__Assignment__. Begin at the first line below and copy each line exactly, ending with the line where "Rx 8: tamol" appears.

__Excerpted records__.
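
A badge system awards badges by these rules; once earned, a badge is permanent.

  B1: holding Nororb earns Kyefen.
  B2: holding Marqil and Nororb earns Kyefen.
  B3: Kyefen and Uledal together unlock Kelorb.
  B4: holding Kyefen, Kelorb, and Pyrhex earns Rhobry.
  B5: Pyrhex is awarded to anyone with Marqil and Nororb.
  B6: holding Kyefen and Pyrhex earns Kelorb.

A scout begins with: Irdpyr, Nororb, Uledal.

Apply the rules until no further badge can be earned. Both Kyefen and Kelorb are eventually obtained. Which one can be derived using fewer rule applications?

Kyefen

Kyefen: With Nororb, Kyefen is earned (B1). [1 rule application]
Kelorb: With Nororb, Kyefen is earned (B1). With Kyefen and Uledal, Kelorb is earned (B3). [2 rule applications]
Kyefen needs fewer.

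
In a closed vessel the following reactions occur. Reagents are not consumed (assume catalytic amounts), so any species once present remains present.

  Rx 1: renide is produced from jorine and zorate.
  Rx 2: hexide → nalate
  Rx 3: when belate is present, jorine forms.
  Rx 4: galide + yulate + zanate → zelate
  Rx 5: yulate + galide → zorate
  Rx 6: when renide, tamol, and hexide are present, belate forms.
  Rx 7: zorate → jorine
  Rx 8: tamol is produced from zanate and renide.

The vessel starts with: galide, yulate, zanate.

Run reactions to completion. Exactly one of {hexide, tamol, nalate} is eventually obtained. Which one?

yulate and galide present → zorate forms (Rx 5).
zorate present → jorine forms (Rx 7).
jorine and zorate present → renide forms (Rx 1).
zanate and renide present → tamol forms (Rx 8).
No rule produces hexide, and it is not given. nalate would need hexide (Rx 2), but hexide never forms.

tamol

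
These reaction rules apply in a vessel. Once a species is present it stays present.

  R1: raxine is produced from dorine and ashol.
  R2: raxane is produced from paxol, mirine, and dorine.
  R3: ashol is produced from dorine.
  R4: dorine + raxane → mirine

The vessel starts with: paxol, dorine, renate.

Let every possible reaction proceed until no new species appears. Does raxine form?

dorine present → ashol forms (R3).
dorine and ashol present → raxine forms (R1).

Yes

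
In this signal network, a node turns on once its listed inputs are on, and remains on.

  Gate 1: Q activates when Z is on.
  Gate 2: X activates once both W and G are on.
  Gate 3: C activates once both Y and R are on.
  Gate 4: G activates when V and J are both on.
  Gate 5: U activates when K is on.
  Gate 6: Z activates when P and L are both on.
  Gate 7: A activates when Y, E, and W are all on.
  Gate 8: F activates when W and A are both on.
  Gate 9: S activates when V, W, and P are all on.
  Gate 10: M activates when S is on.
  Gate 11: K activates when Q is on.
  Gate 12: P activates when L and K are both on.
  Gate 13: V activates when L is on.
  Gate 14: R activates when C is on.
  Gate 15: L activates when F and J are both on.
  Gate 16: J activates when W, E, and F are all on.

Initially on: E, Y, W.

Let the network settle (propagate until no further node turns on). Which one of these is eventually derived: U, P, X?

Y, E, and W are on, so A activates (Gate 7).
W and A are on, so F activates (Gate 8).
Gate 16: W, E, and F on → J on.
Gate 15: F and J on → L on.
L is on, so V activates (Gate 13).
V and J are on, so G activates (Gate 4).
W and G are on, so X activates (Gate 2).
U would need K (Gate 5), but K never turns on. P would need L and K (Gate 12), but K never turns on.

X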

__Solution for this exercise__.
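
A badge system awards badges by these rules; once earned, a badge is permanent.

  B1: holding Nororb earns Kyefen.
  B2: holding Marqil and Nororb earns Kyefen.
  B3: Kyefen and Uledal together unlock Kelorb.
  B4: holding Kyefen, Kelorb, and Pyrhex earns Rhobry.
  B5: Pyrhex is awarded to anyone with Marqil and Nororb.
  B6: holding Kyefen and Pyrhex earns Kelorb.

A scout begins with: Irdpyr, Nororb, Uledal.

Apply the rules until no further badge can be earned. Both Kyefen and Kelorb are eventually obtained. Which one can be derived using fewer rule applications?

Kyefen

Kyefen: With Nororb, Kyefen is earned (B1). [1 rule application]
Kelorb: With Nororb, Kyefen is earned (B1). With Kyefen and Uledal, Kelorb is earned (B3). [2 rule applications]
Kyefen needs fewer.

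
In a closed vessel the following reactions occur. Reagents are not consumed (assume catalytic amounts), so any species once present remains present.

  Rx 1: renide is produced from jorine and zorate.
  Rx 2: hexide → nalate
  Rx 3: when belate is present, jorine forms.
  Rx 4: galide + yulate + zanate → zelate
  Rx 5: yulate + galide → zorate
  Rx 6: when renide, tamol, and hexide are present, belate forms.
  Rx 7: zorate → jorine
  Rx 8: tamol is produced from zanate and renide.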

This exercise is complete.